• **Work to be completed**: Look over the data below and give the number of lines containing the word "center", with no other words.

• **Supplied records**:
-- Opening Marker --

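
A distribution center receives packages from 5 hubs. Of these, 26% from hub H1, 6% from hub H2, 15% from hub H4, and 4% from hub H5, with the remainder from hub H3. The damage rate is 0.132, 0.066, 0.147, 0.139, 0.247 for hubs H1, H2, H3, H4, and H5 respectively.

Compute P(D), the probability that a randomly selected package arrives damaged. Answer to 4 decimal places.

P(H3) = 1 − (0.26 + 0.06 + 0.15 + 0.04) = 0.49.
P(D) = P(D|H1)·P(H1) + P(D|H2)·P(H2) + P(D|H3)·P(H3) + P(D|H4)·P(H4) + P(D|H5)·P(H5)
      = 0.132·0.26 + 0.066·0.06 + 0.147·0.49 + 0.139·0.15 + 0.247·0.04
      = 0.03432 + 0.00396 + 0.07203 + 0.02085 + 0.00988 = 0.14104

0.1410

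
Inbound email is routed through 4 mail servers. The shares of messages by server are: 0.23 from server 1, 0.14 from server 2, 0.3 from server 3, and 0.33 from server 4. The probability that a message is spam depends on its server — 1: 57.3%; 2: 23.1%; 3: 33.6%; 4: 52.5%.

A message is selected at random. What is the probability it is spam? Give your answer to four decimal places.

0.4382

Using total probability over the partition,
P(S) = P(S|1)·P(1) + P(S|2)·P(2) + P(S|3)·P(3) + P(S|4)·P(4)
      = 0.573·0.23 + 0.231·0.14 + 0.336·0.3 + 0.525·0.33
      = 0.13179 + 0.03234 + 0.1008 + 0.17325 = 0.43818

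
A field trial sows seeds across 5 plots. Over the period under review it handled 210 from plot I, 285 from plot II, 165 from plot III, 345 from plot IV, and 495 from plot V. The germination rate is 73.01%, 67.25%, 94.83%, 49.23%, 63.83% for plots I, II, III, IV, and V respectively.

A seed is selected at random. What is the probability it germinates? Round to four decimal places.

Total: 210 + 285 + 165 + 345 + 495 = 1500.
P(I) = 210/1500 = 0.14. P(II) = 285/1500 = 0.19. P(III) = 165/1500 = 0.11. P(IV) = 345/1500 = 0.23. P(V) = 495/1500 = 0.33.
By the law of total probability,
P(G) = P(G|I)·P(I) + P(G|II)·P(II) + P(G|III)·P(III) + P(G|IV)·P(IV) + P(G|V)·P(V)
      = 0.7301·0.14 + 0.6725·0.19 + 0.9483·0.11 + 0.4923·0.23 + 0.6383·0.33
      = 0.102214 + 0.127775 + 0.104313 + 0.113229 + 0.210639 = 0.65817

0.6582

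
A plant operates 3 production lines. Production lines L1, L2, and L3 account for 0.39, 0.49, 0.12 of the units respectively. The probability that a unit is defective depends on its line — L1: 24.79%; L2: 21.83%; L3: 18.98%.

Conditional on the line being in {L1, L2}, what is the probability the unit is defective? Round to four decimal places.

Let S = {L1, L2}.
P(S) = 0.39 + 0.49 = 0.88.
P(D ∩ S) = 0.2479·0.39 + 0.2183·0.49 = 0.096681 + 0.106967 = 0.203648.
P(D | S) = 0.203648 / 0.88 = 0.231418…

P(D|S) ≈ 0.2314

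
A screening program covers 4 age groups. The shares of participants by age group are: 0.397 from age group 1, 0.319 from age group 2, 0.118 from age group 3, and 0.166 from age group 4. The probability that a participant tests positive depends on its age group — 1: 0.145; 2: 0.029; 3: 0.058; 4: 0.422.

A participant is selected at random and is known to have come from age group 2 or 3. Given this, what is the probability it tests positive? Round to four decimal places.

Let S = {2, 3}.
P(S) = 0.319 + 0.118 = 0.437.
P(T ∩ S) = 0.029·0.319 + 0.058·0.118 = 0.009251 + 0.006844 = 0.016095.
P(T | S) = 0.016095 / 0.437 = 0.036831…

0.0368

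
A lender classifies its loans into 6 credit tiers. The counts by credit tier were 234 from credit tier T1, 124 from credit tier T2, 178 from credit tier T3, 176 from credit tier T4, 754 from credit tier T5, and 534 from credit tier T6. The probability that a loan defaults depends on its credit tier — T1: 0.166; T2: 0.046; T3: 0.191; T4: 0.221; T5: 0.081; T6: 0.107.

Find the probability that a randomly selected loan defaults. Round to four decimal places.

0.1178

Total: 234 + 124 + 178 + 176 + 754 + 534 = 2000.
P(T1) = 234/2000 = 0.117. P(T2) = 124/2000 = 0.062. P(T3) = 178/2000 = 0.089. P(T4) = 176/2000 = 0.088. P(T5) = 754/2000 = 0.377. P(T6) = 534/2000 = 0.267.
P(D) = P(D|T1)·P(T1) + P(D|T2)·P(T2) + P(D|T3)·P(T3) + P(D|T4)·P(T4) + P(D|T5)·P(T5) + P(D|T6)·P(T6)
      = 0.166·0.117 + 0.046·0.062 + 0.191·0.089 + 0.221·0.088 + 0.081·0.377 + 0.107·0.267
      = 0.019422 + 0.002852 + 0.016999 + 0.019448 + 0.030537 + 0.028569 = 0.117827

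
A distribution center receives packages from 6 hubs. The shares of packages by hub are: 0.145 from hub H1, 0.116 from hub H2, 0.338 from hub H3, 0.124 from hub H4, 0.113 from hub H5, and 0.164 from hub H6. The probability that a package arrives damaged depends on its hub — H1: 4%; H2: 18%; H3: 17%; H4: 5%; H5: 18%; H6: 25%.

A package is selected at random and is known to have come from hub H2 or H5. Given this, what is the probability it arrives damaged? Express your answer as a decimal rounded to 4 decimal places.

0.1800

Let S = {H2, H5}.
P(S) = 0.116 + 0.113 = 0.229.
P(D ∩ S) = 0.18·0.116 + 0.18·0.113 = 0.02088 + 0.02034 = 0.04122.
P(D | S) = 0.04122 / 0.229 = 0.180000…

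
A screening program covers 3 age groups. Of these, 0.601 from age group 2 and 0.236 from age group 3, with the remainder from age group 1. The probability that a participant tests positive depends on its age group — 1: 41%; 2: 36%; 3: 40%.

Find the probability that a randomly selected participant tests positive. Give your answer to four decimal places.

0.3776

P(1) = 1 − (0.601 + 0.236) = 0.163.
By the law of total probability,
P(T) = P(T|1)·P(1) + P(T|2)·P(2) + P(T|3)·P(3)
      = 0.41·0.163 + 0.36·0.601 + 0.4·0.236
      = 0.06683 + 0.21636 + 0.0944 = 0.37759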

-- Closing Marker --

• **Solved exercise**: 2